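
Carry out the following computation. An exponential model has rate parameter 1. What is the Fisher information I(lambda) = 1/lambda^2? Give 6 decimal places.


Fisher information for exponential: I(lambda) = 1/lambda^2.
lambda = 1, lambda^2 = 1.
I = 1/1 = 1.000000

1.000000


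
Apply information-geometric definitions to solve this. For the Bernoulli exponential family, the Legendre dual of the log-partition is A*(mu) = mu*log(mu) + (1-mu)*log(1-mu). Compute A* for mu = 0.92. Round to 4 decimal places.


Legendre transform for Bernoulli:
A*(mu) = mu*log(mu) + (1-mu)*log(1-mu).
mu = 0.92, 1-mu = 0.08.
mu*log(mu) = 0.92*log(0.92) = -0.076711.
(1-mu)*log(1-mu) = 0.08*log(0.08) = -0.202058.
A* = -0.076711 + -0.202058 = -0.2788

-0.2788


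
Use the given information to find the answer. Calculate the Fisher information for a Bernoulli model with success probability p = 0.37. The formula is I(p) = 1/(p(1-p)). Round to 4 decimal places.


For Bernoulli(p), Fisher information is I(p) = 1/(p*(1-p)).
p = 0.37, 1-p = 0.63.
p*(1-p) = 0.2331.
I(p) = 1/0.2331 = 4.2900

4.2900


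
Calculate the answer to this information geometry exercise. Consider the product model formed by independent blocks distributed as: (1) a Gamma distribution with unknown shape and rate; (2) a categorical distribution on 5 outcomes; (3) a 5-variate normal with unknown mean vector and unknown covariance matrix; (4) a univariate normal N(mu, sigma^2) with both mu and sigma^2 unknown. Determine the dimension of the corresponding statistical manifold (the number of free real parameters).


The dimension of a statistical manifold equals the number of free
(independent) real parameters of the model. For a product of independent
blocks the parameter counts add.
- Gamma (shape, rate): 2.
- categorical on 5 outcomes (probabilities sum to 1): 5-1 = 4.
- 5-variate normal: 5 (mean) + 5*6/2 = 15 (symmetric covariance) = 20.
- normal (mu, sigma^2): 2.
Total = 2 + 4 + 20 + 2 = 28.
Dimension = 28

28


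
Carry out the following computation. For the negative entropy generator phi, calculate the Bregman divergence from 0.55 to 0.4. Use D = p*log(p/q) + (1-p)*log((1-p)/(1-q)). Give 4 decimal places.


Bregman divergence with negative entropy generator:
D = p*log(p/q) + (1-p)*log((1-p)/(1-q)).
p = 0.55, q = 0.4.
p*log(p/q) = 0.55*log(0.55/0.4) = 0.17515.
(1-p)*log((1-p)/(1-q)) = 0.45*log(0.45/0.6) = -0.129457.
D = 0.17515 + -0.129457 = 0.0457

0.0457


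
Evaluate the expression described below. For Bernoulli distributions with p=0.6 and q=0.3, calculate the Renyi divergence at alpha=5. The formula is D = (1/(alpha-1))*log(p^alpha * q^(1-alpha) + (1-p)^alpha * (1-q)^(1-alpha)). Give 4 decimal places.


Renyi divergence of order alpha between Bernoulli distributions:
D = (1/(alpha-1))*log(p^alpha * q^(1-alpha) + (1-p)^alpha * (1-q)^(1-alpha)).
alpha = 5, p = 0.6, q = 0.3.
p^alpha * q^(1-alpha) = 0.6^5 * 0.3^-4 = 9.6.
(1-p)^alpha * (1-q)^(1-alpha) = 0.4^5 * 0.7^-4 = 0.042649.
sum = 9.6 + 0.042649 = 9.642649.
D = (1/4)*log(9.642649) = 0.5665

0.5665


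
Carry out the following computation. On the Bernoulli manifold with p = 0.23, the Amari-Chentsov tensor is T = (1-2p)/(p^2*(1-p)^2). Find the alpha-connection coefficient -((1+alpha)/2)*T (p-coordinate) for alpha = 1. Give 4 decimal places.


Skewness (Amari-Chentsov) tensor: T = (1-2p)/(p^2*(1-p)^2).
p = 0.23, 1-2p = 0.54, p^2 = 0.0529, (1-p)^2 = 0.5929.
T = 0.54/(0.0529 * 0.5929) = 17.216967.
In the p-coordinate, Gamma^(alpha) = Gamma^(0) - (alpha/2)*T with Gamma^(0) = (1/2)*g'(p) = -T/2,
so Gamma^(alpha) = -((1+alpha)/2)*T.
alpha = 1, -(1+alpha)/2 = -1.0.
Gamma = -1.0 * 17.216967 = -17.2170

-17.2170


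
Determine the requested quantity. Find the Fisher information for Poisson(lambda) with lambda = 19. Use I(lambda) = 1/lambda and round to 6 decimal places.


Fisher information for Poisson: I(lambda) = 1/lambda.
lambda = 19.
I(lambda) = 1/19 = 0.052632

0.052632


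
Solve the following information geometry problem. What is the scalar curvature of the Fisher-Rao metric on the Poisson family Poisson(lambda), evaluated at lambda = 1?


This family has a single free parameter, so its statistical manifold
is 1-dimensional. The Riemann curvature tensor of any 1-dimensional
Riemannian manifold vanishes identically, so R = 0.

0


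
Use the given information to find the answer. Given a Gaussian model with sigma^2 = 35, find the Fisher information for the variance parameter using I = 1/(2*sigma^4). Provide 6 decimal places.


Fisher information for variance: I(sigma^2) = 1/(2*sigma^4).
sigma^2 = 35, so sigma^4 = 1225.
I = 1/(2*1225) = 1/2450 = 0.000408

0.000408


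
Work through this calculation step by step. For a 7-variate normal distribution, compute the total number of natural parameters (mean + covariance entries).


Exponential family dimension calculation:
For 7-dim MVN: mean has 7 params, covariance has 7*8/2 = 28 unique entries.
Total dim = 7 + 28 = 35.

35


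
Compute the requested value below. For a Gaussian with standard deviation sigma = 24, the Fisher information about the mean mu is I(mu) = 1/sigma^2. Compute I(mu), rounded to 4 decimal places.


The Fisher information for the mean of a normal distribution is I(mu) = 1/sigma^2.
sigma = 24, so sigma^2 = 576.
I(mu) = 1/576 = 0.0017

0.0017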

================

* PROBLEM TO SOLVE *
Write out all the data exactly.

* YOUR RESPONSE *
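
Carry out the following computation. An exponential model has rate parameter 1. What is the Fisher information I(lambda) = 1/lambda^2? Give 6 decimal places.


Fisher information for exponential: I(lambda) = 1/lambda^2.
lambda = 1, lambda^2 = 1.
I = 1/1 = 1.000000

1.000000


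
Apply information-geometric definitions to solve this. For the Bernoulli exponential family, the Legendre dual of the log-partition is A*(mu) = mu*log(mu) + (1-mu)*log(1-mu). Compute A* for mu = 0.92. Round to 4 decimal places.


Legendre transform for Bernoulli:
A*(mu) = mu*log(mu) + (1-mu)*log(1-mu).
mu = 0.92, 1-mu = 0.08.
mu*log(mu) = 0.92*log(0.92) = -0.076711.
(1-mu)*log(1-mu) = 0.08*log(0.08) = -0.202058.
A* = -0.076711 + -0.202058 = -0.2788

-0.2788


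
Use the given information to find the answer. Calculate the Fisher information for a Bernoulli model with success probability p = 0.37. The formula is I(p) = 1/(p(1-p)). Round to 4 decimal places.


For Bernoulli(p), Fisher information is I(p) = 1/(p*(1-p)).
p = 0.37, 1-p = 0.63.
p*(1-p) = 0.2331.
I(p) = 1/0.2331 = 4.2900

4.2900


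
Calculate the answer to this information geometry exercise. Consider the product model formed by independent blocks distributed as: (1) a Gamma distribution with unknown shape and rate; (2) a categorical distribution on 5 outcomes; (3) a 5-variate normal with unknown mean vector and unknown covariance matrix; (4) a univariate normal N(mu, sigma^2) with both mu and sigma^2 unknown. Determine the dimension of the corresponding statistical manifold (the number of free real parameters).


The dimension of a statistical manifold equals the number of free
(independent) real parameters of the model. For a product of independent
blocks the parameter counts add.
- Gamma (shape, rate): 2.
- categorical on 5 outcomes (probabilities sum to 1): 5-1 = 4.
- 5-variate normal: 5 (mean) + 5*6/2 = 15 (symmetric covariance) = 20.
- normal (mu, sigma^2): 2.
Total = 2 + 4 + 20 + 2 = 28.
Dimension = 28

28


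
Carry out the following computation. For the negative entropy generator phi, calculate the Bregman divergence from 0.55 to 0.4. Use D = p*log(p/q) + (1-p)*log((1-p)/(1-q)). Give 4 decimal places.


Bregman divergence with negative entropy generator:
D = p*log(p/q) + (1-p)*log((1-p)/(1-q)).
p = 0.55, q = 0.4.
p*log(p/q) = 0.55*log(0.55/0.4) = 0.17515.
(1-p)*log((1-p)/(1-q)) = 0.45*log(0.45/0.6) = -0.129457.
D = 0.17515 + -0.129457 = 0.0457

0.0457


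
Evaluate the expression described below. For Bernoulli distributions with p=0.6 and q=0.3, calculate the Renyi divergence at alpha=5. The formula is D = (1/(alpha-1))*log(p^alpha * q^(1-alpha) + (1-p)^alpha * (1-q)^(1-alpha)). Give 4 decimal places.


Renyi divergence of order alpha between Bernoulli distributions:
D = (1/(alpha-1))*log(p^alpha * q^(1-alpha) + (1-p)^alpha * (1-q)^(1-alpha)).
alpha = 5, p = 0.6, q = 0.3.
p^alpha * q^(1-alpha) = 0.6^5 * 0.3^-4 = 9.6.
(1-p)^alpha * (1-q)^(1-alpha) = 0.4^5 * 0.7^-4 = 0.042649.
sum = 9.6 + 0.042649 = 9.642649.
D = (1/4)*log(9.642649) = 0.5665

0.5665


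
Carry out the following computation. On the Bernoulli manifold with p = 0.23, the Amari-Chentsov tensor is T = (1-2p)/(p^2*(1-p)^2). Find the alpha-connection coefficient -((1+alpha)/2)*T (p-coordinate) for alpha = 1. Give 4 decimal places.


Skewness (Amari-Chentsov) tensor: T = (1-2p)/(p^2*(1-p)^2).
p = 0.23, 1-2p = 0.54, p^2 = 0.0529, (1-p)^2 = 0.5929.
T = 0.54/(0.0529 * 0.5929) = 17.216967.
In the p-coordinate, Gamma^(alpha) = Gamma^(0) - (alpha/2)*T with Gamma^(0) = (1/2)*g'(p) = -T/2,
so Gamma^(alpha) = -((1+alpha)/2)*T.
alpha = 1, -(1+alpha)/2 = -1.0.
Gamma = -1.0 * 17.216967 = -17.2170

-17.2170


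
Determine the requested quantity. Find the Fisher information for Poisson(lambda) with lambda = 19. Use I(lambda) = 1/lambda and round to 6 decimal places.


Fisher information for Poisson: I(lambda) = 1/lambda.
lambda = 19.
I(lambda) = 1/19 = 0.052632

0.052632


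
Solve the following information geometry problem. What is the scalar curvature of the Fisher-Rao metric on the Poisson family Poisson(lambda), evaluated at lambda = 1?


This family has a single free parameter, so its statistical manifold
is 1-dimensional. The Riemann curvature tensor of any 1-dimensional
Riemannian manifold vanishes identically, so R = 0.

0


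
Use the given information to find the answer. Given a Gaussian model with sigma^2 = 35, find the Fisher information for the variance parameter using I = 1/(2*sigma^4). Provide 6 decimal places.


Fisher information for variance: I(sigma^2) = 1/(2*sigma^4).
sigma^2 = 35, so sigma^4 = 1225.
I = 1/(2*1225) = 1/2450 = 0.000408

0.000408


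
Work through this calculation step by step. For a 7-variate normal distribution, compute the total number of natural parameters (mean + covariance entries).


Exponential family dimension calculation:
For 7-dim MVN: mean has 7 params, covariance has 7*8/2 = 28 unique entries.
Total dim = 7 + 28 = 35.

35


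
Compute the requested value below. For a Gaussian with standard deviation sigma = 24, the Fisher information about the mean mu is I(mu) = 1/sigma^2. Compute I(mu), rounded to 4 decimal places.


The Fisher information for the mean of a normal distribution is I(mu) = 1/sigma^2.
sigma = 24, so sigma^2 = 576.
I(mu) = 1/576 = 0.0017

0.0017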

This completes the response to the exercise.